**** EXTRACTED MATERIAL ****

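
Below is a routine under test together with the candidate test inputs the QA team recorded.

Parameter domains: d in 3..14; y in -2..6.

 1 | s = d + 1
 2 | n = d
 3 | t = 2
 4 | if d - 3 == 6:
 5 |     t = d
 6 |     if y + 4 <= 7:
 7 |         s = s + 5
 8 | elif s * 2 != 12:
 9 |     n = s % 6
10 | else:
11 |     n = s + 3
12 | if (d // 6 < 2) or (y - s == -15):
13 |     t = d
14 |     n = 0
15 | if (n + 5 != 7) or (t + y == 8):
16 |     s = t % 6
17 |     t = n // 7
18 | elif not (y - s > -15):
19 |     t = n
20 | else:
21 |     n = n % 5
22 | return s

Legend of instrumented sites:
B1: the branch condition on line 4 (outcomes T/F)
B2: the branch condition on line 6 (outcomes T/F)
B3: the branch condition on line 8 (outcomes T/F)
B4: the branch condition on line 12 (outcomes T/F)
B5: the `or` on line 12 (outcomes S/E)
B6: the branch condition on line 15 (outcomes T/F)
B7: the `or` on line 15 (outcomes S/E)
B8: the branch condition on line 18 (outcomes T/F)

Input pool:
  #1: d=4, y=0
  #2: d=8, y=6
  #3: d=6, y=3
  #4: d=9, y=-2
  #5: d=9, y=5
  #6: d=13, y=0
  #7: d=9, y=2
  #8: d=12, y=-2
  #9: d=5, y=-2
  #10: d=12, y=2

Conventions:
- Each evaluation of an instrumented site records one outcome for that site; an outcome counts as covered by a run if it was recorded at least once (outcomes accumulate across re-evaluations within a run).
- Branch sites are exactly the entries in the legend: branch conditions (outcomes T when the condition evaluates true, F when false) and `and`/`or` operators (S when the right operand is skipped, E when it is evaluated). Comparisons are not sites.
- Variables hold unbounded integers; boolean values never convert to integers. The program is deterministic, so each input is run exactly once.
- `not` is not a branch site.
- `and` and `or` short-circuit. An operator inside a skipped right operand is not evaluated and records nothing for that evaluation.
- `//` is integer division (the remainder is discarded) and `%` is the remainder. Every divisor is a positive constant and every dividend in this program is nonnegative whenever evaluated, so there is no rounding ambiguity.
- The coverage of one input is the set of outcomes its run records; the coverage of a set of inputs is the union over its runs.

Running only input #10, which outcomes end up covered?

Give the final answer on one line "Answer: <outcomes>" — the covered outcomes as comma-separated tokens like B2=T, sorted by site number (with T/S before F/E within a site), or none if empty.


Simulating input #10 (d=12, y=2) step by step:
  B1->F, B3->T, B5->E, B4->F, B7->S, B6->T
collecting distinct outcomes: B1=F, B3=T, B4=F, B5=E, B6=T, B7=S
Answer: B1=F, B3=T, B4=F, B5=E, B6=T, B7=S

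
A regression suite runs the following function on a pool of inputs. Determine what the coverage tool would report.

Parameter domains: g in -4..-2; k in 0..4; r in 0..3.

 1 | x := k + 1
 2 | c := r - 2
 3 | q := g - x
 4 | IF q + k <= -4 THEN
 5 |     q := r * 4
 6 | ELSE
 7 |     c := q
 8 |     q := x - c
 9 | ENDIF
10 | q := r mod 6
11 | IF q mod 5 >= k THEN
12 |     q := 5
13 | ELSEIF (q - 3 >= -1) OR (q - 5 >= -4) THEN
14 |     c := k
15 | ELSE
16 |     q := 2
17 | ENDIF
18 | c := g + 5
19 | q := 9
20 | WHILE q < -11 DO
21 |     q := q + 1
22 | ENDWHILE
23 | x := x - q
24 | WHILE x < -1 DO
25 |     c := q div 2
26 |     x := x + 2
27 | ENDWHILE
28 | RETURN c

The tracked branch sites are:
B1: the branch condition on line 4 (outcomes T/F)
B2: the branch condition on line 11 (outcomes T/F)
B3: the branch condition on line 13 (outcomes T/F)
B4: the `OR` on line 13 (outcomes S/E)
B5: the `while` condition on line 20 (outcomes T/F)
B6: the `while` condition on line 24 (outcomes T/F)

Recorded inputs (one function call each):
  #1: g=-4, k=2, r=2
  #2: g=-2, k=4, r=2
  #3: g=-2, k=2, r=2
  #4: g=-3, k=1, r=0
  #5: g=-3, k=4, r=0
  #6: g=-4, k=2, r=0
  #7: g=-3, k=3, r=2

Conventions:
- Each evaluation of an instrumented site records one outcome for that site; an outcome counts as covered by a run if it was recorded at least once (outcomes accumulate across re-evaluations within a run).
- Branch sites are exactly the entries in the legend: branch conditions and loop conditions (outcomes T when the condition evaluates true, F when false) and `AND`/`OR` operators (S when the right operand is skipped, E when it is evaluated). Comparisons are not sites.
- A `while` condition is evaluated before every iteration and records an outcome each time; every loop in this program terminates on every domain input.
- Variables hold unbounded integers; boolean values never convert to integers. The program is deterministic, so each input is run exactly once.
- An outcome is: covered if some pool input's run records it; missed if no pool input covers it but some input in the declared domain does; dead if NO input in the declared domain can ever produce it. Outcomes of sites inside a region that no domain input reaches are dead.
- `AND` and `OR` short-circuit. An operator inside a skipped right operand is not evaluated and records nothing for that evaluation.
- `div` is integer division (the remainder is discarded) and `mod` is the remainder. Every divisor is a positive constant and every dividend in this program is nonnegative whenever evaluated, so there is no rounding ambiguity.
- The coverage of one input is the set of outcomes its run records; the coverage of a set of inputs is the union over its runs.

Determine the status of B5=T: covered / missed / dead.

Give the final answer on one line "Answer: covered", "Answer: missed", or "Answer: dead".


no pool input records B5=T
checking all 60 inputs in the declared domain: B5=T is never recorded -> dead
Answer: dead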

****

EXERCISE OBJECTIVE:
Of the entries listed above, reproduce only the lines starting at the line containing "#3: g=-2, k=2, r=2" and ending at the line containing "Determine the status". Include both, exactly as they stand.

RESPONSE BELOW:
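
  #3: g=-2, k=2, r=2
  #4: g=-3, k=1, r=0
  #5: g=-3, k=4, r=0
  #6: g=-4, k=2, r=0
  #7: g=-3, k=3, r=2

Conventions:
- Each evaluation of an instrumented site records one outcome for that site; an outcome counts as covered by a run if it was recorded at least once (outcomes accumulate across re-evaluations within a run).
- Branch sites are exactly the entries in the legend: branch conditions and loop conditions (outcomes T when the condition evaluates true, F when false) and `AND`/`OR` operators (S when the right operand is skipped, E when it is evaluated). Comparisons are not sites.
- A `while` condition is evaluated before every iteration and records an outcome each time; every loop in this program terminates on every domain input.
- Variables hold unbounded integers; boolean values never convert to integers. The program is deterministic, so each input is run exactly once.
- An outcome is: covered if some pool input's run records it; missed if no pool input covers it but some input in the declared domain does; dead if NO input in the declared domain can ever produce it. Outcomes of sites inside a region that no domain input reaches are dead.
- `AND` and `OR` short-circuit. An operator inside a skipped right operand is not evaluated and records nothing for that evaluation.
- `div` is integer division (the remainder is discarded) and `mod` is the remainder. Every divisor is a positive constant and every dividend in this program is nonnegative whenever evaluated, so there is no rounding ambiguity.
- The coverage of one input is the set of outcomes its run records; the coverage of a set of inputs is the union over its runs.

Determine the status of B5=T: covered / missed / dead.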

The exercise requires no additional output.